Data for the task:
# # # #

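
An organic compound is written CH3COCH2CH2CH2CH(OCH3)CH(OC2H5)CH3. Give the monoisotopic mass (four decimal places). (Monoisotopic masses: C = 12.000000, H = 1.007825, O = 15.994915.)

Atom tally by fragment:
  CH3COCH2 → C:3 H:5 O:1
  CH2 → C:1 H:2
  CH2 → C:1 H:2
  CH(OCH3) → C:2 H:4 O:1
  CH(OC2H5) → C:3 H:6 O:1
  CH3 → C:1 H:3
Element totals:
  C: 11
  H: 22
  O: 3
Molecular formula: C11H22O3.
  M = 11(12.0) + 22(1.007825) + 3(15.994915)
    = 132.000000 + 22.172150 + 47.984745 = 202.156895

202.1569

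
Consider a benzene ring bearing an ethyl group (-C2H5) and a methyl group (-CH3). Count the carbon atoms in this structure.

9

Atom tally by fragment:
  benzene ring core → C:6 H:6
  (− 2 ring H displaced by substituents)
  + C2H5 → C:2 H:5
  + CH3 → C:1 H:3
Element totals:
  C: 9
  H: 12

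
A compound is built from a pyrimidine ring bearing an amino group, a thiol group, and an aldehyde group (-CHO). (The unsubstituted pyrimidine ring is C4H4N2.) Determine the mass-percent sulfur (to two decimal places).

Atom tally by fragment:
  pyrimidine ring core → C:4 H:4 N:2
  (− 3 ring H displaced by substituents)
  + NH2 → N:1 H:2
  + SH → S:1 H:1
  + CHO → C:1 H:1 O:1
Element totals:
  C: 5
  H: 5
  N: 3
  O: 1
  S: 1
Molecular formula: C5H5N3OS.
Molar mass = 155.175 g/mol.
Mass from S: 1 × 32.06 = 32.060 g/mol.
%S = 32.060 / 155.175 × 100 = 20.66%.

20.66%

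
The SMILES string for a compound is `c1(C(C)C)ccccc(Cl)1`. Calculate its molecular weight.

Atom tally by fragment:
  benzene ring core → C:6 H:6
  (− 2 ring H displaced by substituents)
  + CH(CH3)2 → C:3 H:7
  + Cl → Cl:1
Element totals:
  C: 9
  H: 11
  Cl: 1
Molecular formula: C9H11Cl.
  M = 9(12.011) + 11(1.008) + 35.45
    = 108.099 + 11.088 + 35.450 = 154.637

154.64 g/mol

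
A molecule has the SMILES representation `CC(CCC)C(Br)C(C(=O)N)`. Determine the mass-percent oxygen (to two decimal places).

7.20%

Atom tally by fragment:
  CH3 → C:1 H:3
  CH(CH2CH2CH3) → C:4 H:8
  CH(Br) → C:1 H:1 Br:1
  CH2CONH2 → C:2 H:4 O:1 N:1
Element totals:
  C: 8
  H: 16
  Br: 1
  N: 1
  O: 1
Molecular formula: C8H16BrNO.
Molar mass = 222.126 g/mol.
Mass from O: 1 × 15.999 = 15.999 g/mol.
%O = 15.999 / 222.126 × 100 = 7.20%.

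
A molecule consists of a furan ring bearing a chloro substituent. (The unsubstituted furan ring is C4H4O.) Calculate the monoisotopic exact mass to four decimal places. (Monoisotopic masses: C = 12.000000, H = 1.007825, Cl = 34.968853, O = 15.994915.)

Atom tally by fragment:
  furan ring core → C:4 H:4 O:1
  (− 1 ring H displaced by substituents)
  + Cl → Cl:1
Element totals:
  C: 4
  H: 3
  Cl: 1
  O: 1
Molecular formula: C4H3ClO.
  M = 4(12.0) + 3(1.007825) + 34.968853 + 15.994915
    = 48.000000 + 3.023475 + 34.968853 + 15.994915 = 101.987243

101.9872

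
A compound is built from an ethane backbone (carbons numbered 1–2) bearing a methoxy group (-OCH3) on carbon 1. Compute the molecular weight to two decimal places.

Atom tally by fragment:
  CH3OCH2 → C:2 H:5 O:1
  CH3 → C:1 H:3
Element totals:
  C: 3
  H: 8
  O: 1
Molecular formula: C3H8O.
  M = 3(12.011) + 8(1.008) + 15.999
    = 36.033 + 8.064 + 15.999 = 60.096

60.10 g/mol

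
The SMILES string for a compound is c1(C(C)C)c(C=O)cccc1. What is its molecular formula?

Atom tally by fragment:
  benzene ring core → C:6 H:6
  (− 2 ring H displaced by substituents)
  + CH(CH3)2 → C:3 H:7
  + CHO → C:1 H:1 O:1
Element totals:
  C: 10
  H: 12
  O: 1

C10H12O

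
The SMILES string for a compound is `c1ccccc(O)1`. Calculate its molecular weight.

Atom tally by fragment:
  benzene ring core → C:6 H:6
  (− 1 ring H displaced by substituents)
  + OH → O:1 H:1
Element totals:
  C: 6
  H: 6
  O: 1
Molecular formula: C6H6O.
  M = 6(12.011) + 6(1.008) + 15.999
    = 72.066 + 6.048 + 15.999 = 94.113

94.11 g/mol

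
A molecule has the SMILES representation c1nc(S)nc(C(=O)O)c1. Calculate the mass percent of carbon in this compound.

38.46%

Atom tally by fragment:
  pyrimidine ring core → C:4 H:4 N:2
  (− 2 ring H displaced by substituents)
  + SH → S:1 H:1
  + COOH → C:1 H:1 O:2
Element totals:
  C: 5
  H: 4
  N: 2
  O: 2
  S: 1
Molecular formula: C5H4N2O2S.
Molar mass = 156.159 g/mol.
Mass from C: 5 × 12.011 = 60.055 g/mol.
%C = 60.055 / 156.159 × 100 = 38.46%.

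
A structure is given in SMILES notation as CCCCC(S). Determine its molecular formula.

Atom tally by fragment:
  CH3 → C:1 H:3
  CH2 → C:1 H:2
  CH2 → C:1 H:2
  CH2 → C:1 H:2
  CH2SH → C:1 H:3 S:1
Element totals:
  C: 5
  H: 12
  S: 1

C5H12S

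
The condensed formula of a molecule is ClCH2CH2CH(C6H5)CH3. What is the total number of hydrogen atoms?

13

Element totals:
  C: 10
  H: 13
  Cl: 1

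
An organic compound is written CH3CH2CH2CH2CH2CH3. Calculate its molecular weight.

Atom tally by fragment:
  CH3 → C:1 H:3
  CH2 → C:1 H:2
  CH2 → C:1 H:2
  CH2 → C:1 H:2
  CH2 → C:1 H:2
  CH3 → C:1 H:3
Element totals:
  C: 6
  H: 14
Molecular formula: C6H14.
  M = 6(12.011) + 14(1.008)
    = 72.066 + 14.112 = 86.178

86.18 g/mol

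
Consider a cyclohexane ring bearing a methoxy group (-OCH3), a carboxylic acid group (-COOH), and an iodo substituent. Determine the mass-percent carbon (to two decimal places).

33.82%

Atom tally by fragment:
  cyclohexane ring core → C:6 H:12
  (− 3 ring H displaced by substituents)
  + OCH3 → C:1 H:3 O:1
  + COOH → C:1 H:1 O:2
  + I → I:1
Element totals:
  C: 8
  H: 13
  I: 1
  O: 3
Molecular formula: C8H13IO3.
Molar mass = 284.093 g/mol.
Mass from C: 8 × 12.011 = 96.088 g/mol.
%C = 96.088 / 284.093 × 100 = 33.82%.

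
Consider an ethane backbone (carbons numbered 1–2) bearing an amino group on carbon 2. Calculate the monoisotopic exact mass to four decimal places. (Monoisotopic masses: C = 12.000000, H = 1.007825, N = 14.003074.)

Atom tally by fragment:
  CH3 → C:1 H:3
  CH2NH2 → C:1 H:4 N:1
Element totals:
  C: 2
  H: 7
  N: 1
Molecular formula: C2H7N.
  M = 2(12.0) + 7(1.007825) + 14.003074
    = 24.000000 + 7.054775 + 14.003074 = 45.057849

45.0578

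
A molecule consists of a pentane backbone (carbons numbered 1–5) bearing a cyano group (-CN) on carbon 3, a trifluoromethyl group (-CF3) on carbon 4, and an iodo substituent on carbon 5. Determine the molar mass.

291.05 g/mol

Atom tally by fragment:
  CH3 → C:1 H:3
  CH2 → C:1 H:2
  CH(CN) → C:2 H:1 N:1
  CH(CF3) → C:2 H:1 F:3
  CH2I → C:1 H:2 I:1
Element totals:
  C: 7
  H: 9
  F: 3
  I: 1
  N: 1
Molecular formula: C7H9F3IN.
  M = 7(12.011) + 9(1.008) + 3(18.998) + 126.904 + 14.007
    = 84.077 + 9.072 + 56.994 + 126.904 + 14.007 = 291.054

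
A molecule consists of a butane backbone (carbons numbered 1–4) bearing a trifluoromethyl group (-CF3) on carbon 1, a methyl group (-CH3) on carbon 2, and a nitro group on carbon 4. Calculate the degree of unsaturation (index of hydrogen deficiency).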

# # # #

Description of the task:
Print the lines of the entries, exactly, from the one containing "A molecule consists of a pentane" down to the final line, and leave out all the others.

Result:
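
A molecule consists of a pentane backbone (carbons numbered 1–5) bearing a cyano group (-CN) on carbon 3, a trifluoromethyl group (-CF3) on carbon 4, and an iodo substituent on carbon 5. Determine the molar mass.

291.05 g/mol

Atom tally by fragment:
  CH3 → C:1 H:3
  CH2 → C:1 H:2
  CH(CN) → C:2 H:1 N:1
  CH(CF3) → C:2 H:1 F:3
  CH2I → C:1 H:2 I:1
Element totals:
  C: 7
  H: 9
  F: 3
  I: 1
  N: 1
Molecular formula: C7H9F3IN.
  M = 7(12.011) + 9(1.008) + 3(18.998) + 126.904 + 14.007
    = 84.077 + 9.072 + 56.994 + 126.904 + 14.007 = 291.054

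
A molecule consists of a butane backbone (carbons numbered 1–4) bearing a trifluoromethyl group (-CF3) on carbon 1, a methyl group (-CH3) on carbon 2, and a nitro group on carbon 4. Calculate the degree of unsaturation (index of hydrogen deficiency).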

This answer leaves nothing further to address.